Collected data:
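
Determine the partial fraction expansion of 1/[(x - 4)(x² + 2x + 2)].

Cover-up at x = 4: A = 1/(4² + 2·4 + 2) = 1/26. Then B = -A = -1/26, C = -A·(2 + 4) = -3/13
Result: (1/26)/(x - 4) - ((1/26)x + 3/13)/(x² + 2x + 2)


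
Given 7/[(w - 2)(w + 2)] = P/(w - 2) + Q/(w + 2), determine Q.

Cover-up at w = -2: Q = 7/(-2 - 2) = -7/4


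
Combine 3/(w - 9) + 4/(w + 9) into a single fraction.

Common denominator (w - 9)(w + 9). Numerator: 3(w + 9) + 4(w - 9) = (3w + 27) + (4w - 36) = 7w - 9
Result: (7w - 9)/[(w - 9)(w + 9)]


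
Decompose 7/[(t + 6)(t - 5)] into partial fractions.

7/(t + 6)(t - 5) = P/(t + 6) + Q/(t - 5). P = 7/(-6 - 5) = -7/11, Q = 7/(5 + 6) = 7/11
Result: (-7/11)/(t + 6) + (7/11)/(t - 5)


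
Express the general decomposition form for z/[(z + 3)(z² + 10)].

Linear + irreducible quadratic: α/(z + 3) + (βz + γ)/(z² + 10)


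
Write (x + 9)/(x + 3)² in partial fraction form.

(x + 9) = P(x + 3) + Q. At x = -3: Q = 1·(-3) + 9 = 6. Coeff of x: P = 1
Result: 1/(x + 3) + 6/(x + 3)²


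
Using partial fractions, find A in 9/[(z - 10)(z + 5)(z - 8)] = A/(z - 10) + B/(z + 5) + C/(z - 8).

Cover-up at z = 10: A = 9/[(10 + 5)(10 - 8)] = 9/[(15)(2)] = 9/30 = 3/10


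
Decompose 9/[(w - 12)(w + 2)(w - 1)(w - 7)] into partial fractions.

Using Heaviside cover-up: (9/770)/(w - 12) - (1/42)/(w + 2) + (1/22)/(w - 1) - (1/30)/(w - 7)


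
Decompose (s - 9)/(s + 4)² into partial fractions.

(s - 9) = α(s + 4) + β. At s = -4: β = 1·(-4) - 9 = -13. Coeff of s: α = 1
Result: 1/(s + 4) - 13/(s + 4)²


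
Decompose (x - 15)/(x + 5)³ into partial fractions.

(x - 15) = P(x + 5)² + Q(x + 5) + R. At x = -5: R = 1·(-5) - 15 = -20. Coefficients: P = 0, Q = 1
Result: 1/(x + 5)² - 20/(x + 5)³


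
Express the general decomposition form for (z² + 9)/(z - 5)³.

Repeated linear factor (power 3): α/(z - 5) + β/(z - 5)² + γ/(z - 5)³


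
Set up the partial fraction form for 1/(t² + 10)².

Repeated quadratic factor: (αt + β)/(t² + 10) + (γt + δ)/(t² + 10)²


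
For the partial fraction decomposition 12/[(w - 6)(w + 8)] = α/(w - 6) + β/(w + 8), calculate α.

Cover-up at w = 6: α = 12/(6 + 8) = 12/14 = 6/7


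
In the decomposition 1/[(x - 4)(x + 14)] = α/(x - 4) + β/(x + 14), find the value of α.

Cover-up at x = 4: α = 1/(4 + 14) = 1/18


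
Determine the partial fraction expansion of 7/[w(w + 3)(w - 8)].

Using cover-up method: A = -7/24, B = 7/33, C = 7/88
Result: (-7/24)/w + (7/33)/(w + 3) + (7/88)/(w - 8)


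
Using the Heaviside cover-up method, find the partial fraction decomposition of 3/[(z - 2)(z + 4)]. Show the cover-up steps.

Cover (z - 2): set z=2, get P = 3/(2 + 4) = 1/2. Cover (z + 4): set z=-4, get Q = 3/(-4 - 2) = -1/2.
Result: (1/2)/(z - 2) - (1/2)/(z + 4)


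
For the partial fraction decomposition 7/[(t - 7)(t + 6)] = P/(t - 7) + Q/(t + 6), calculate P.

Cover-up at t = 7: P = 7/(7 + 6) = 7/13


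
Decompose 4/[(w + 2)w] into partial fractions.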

DIRECTIONS:
When you transcribe the records above, keep every line exactly the same.

OUTPUT:
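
Determine the partial fraction expansion of 1/[(x - 4)(x² + 2x + 2)].

Cover-up at x = 4: A = 1/(4² + 2·4 + 2) = 1/26. Then B = -A = -1/26, C = -A·(2 + 4) = -3/13
Result: (1/26)/(x - 4) - ((1/26)x + 3/13)/(x² + 2x + 2)


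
Given 7/[(w - 2)(w + 2)] = P/(w - 2) + Q/(w + 2), determine Q.

Cover-up at w = -2: Q = 7/(-2 - 2) = -7/4


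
Combine 3/(w - 9) + 4/(w + 9) into a single fraction.

Common denominator (w - 9)(w + 9). Numerator: 3(w + 9) + 4(w - 9) = (3w + 27) + (4w - 36) = 7w - 9
Result: (7w - 9)/[(w - 9)(w + 9)]


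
Decompose 7/[(t + 6)(t - 5)] into partial fractions.

7/(t + 6)(t - 5) = P/(t + 6) + Q/(t - 5). P = 7/(-6 - 5) = -7/11, Q = 7/(5 + 6) = 7/11
Result: (-7/11)/(t + 6) + (7/11)/(t - 5)


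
Express the general decomposition form for z/[(z + 3)(z² + 10)].

Linear + irreducible quadratic: α/(z + 3) + (βz + γ)/(z² + 10)


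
Write (x + 9)/(x + 3)² in partial fraction form.

(x + 9) = P(x + 3) + Q. At x = -3: Q = 1·(-3) + 9 = 6. Coeff of x: P = 1
Result: 1/(x + 3) + 6/(x + 3)²


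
Using partial fractions, find A in 9/[(z - 10)(z + 5)(z - 8)] = A/(z - 10) + B/(z + 5) + C/(z - 8).

Cover-up at z = 10: A = 9/[(10 + 5)(10 - 8)] = 9/[(15)(2)] = 9/30 = 3/10


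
Decompose 9/[(w - 12)(w + 2)(w - 1)(w - 7)] into partial fractions.

Using Heaviside cover-up: (9/770)/(w - 12) - (1/42)/(w + 2) + (1/22)/(w - 1) - (1/30)/(w - 7)


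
Decompose (s - 9)/(s + 4)² into partial fractions.

(s - 9) = α(s + 4) + β. At s = -4: β = 1·(-4) - 9 = -13. Coeff of s: α = 1
Result: 1/(s + 4) - 13/(s + 4)²


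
Decompose (x - 15)/(x + 5)³ into partial fractions.

(x - 15) = P(x + 5)² + Q(x + 5) + R. At x = -5: R = 1·(-5) - 15 = -20. Coefficients: P = 0, Q = 1
Result: 1/(x + 5)² - 20/(x + 5)³


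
Express the general decomposition form for (z² + 9)/(z - 5)³.

Repeated linear factor (power 3): α/(z - 5) + β/(z - 5)² + γ/(z - 5)³


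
Set up the partial fraction form for 1/(t² + 10)².

Repeated quadratic factor: (αt + β)/(t² + 10) + (γt + δ)/(t² + 10)²


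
For the partial fraction decomposition 12/[(w - 6)(w + 8)] = α/(w - 6) + β/(w + 8), calculate α.

Cover-up at w = 6: α = 12/(6 + 8) = 12/14 = 6/7


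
In the decomposition 1/[(x - 4)(x + 14)] = α/(x - 4) + β/(x + 14), find the value of α.

Cover-up at x = 4: α = 1/(4 + 14) = 1/18


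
Determine the partial fraction expansion of 7/[w(w + 3)(w - 8)].

Using cover-up method: A = -7/24, B = 7/33, C = 7/88
Result: (-7/24)/w + (7/33)/(w + 3) + (7/88)/(w - 8)


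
Using the Heaviside cover-up method, find the partial fraction decomposition of 3/[(z - 2)(z + 4)]. Show the cover-up steps.

Cover (z - 2): set z=2, get P = 3/(2 + 4) = 1/2. Cover (z + 4): set z=-4, get Q = 3/(-4 - 2) = -1/2.
Result: (1/2)/(z - 2) - (1/2)/(z + 4)


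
For the partial fraction decomposition 7/[(t - 7)(t + 6)] = P/(t - 7) + Q/(t + 6), calculate P.

Cover-up at t = 7: P = 7/(7 + 6) = 7/13


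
Decompose 4/[(w + 2)w] into partial fractions.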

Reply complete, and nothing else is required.